== Segment start ==
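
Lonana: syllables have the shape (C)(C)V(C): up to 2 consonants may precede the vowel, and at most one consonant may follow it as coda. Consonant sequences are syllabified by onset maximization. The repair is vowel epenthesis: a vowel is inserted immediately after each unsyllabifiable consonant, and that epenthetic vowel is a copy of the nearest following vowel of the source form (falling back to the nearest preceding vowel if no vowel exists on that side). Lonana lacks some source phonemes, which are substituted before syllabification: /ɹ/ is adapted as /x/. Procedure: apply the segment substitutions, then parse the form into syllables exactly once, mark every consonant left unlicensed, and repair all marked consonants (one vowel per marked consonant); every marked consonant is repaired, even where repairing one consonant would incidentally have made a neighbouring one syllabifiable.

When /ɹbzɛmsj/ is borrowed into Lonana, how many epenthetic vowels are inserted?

3

After substitution the input is /xbzɛmsj/.
The unsyllabifiable consonants are /x/, /s/, /j/; each receives one epenthetic vowel.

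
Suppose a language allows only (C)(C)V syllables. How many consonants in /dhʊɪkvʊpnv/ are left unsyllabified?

3

The consonants /p/, /n/, /v/ cannot be parsed into a legal (C)(C)V syllable (no codas are permitted; onsets may contain at most 2 consonants).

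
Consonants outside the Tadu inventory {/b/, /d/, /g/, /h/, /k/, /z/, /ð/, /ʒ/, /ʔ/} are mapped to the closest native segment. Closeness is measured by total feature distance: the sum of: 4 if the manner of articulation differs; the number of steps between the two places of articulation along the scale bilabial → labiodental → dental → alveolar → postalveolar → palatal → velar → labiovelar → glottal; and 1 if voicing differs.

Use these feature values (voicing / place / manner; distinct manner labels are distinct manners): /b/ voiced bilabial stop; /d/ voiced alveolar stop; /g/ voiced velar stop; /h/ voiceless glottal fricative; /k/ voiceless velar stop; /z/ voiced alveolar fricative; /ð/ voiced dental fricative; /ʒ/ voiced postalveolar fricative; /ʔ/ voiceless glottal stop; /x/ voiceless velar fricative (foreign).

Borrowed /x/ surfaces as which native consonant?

/h/ is closest: same manner (fricative), place distance 2 (velar→glottal), same voicing; total 2. Next closest is /ʒ/ at distance 3.

h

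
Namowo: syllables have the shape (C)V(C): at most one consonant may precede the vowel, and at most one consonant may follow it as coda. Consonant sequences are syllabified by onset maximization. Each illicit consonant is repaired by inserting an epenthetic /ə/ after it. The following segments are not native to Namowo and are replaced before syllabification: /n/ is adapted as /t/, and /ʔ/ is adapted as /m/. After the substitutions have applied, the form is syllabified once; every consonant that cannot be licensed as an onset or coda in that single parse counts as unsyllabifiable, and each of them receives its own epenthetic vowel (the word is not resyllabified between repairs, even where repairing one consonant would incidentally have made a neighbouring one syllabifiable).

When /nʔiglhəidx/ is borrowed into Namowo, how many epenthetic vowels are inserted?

3

After substitution the input is /tmiglhəidx/.
The unsyllabifiable consonants are /t/, /l/, /x/; each receives one epenthetic vowel.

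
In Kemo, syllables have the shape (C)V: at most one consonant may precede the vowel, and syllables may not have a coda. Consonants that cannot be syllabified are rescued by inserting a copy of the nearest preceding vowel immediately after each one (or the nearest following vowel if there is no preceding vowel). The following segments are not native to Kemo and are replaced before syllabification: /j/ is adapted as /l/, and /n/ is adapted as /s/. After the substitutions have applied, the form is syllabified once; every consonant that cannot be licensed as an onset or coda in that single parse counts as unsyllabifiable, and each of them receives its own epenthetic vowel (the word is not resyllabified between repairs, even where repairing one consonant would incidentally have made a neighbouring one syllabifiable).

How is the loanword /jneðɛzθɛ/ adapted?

Substitution: /j/ → /l/, /n/ → /s/, giving /lseðɛzθɛ/.
Syllabifying with onset maximization leaves /l/, /z/ stranded (no codas are permitted; onsets are limited to one consonant).
Epenthesis after each stranded consonant: /l/ → /le/, /z/ → /zɛ/.

leseðɛzɛθɛ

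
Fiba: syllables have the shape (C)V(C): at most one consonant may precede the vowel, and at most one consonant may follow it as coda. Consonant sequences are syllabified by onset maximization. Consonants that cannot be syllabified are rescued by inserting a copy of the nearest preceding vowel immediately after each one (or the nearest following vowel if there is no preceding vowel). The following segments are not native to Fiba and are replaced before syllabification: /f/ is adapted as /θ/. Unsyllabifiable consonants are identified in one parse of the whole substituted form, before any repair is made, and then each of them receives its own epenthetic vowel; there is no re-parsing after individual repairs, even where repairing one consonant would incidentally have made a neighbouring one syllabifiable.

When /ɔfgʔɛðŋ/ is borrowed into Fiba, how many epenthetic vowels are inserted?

After substitution the input is /ɔθgʔɛðŋ/.
The unsyllabifiable consonants are /g/, /ŋ/; each receives one epenthetic vowel.

2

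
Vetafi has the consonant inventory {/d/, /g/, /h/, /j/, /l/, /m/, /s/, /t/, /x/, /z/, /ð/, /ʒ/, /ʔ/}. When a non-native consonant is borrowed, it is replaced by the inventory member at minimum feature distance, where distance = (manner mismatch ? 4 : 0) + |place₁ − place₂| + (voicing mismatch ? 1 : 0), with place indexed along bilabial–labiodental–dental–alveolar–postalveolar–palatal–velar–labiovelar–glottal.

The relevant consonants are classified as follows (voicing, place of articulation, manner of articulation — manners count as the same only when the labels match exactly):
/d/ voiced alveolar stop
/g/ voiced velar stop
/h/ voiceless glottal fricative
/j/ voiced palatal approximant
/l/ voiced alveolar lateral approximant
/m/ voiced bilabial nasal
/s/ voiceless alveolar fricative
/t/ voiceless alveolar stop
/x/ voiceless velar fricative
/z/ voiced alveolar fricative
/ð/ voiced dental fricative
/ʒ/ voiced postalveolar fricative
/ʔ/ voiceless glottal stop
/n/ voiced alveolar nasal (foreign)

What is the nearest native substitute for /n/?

/m/ is closest: same manner (nasal), place distance 3 (alveolar→bilabial), same voicing; total 3. Next closest is /d/ at distance 4.

m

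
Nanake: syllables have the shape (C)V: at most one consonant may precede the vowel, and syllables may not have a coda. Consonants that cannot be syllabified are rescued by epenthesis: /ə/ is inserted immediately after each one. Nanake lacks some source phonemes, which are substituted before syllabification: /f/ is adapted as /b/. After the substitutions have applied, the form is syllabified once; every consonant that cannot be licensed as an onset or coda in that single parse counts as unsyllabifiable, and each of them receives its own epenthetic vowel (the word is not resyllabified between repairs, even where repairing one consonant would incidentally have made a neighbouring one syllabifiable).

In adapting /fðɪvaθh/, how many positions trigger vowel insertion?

After substitution the input is /bðɪvaθh/.
The unsyllabifiable consonants are /b/, /θ/, /h/; each receives one epenthetic vowel.

3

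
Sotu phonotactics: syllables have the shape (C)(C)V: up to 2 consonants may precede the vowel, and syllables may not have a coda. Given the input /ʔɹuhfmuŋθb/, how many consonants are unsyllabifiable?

The consonants /h/, /ŋ/, /θ/, /b/ cannot be parsed into a legal (C)(C)V syllable (no codas are permitted; onsets may contain at most 2 consonants).

4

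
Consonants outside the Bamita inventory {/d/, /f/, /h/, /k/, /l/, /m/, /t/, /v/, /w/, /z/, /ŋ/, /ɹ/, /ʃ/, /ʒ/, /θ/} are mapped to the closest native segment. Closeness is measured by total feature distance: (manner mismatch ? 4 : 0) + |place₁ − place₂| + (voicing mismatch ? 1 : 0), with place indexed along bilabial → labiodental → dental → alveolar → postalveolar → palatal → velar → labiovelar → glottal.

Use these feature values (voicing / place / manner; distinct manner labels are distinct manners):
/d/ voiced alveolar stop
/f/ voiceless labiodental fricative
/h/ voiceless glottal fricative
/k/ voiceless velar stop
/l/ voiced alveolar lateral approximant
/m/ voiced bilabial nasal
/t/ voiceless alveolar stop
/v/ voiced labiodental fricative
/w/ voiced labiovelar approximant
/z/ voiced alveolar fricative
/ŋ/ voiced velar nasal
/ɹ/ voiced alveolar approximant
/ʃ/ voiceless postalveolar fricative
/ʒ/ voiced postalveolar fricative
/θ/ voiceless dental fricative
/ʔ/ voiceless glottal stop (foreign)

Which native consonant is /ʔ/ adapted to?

k

/k/ is closest: same manner (stop), place distance 2 (glottal→velar), same voicing; total 2. Next closest is /h/ at distance 4.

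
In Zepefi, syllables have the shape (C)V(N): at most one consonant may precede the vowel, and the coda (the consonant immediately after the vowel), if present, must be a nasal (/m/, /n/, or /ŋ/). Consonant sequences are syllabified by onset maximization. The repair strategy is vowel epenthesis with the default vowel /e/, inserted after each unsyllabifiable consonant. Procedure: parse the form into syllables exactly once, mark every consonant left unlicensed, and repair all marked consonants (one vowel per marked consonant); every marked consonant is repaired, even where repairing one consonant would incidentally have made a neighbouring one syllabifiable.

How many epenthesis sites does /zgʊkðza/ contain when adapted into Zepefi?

3

The unsyllabifiable consonants are /z/, /k/, /ð/; each receives one epenthetic vowel.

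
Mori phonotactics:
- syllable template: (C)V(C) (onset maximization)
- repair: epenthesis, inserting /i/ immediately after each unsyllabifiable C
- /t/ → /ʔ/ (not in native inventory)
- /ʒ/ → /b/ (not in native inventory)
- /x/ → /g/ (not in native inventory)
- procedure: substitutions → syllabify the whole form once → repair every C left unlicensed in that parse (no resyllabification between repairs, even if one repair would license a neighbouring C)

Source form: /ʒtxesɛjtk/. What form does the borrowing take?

Substitution: /ʒ/ → /b/, /t/ → /ʔ/, /x/ → /g/, giving /bʔgesɛjʔk/.
Syllabifying with onset maximization leaves /b/, /ʔ/, /ʔ/, /k/ stranded (at most one coda consonant is licensed; onsets are limited to one consonant).
Each unlicensed consonant becomes the onset of a new syllable: /b/ → /bi/, /ʔ/ → /ʔi/, /ʔ/ → /ʔi/, /k/ → /ki/.

biʔigesɛjʔiki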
== Segment end ==
TASK ITEM
In the entries above, find each line that has the word "approximant". Copy it.

REPLY
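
/j/ voiced palatal approximant
/l/ voiced alveolar lateral approximant
/l/ voiced alveolar lateral approximant
/w/ voiced labiovelar approximant
/ɹ/ voiced alveolar approximant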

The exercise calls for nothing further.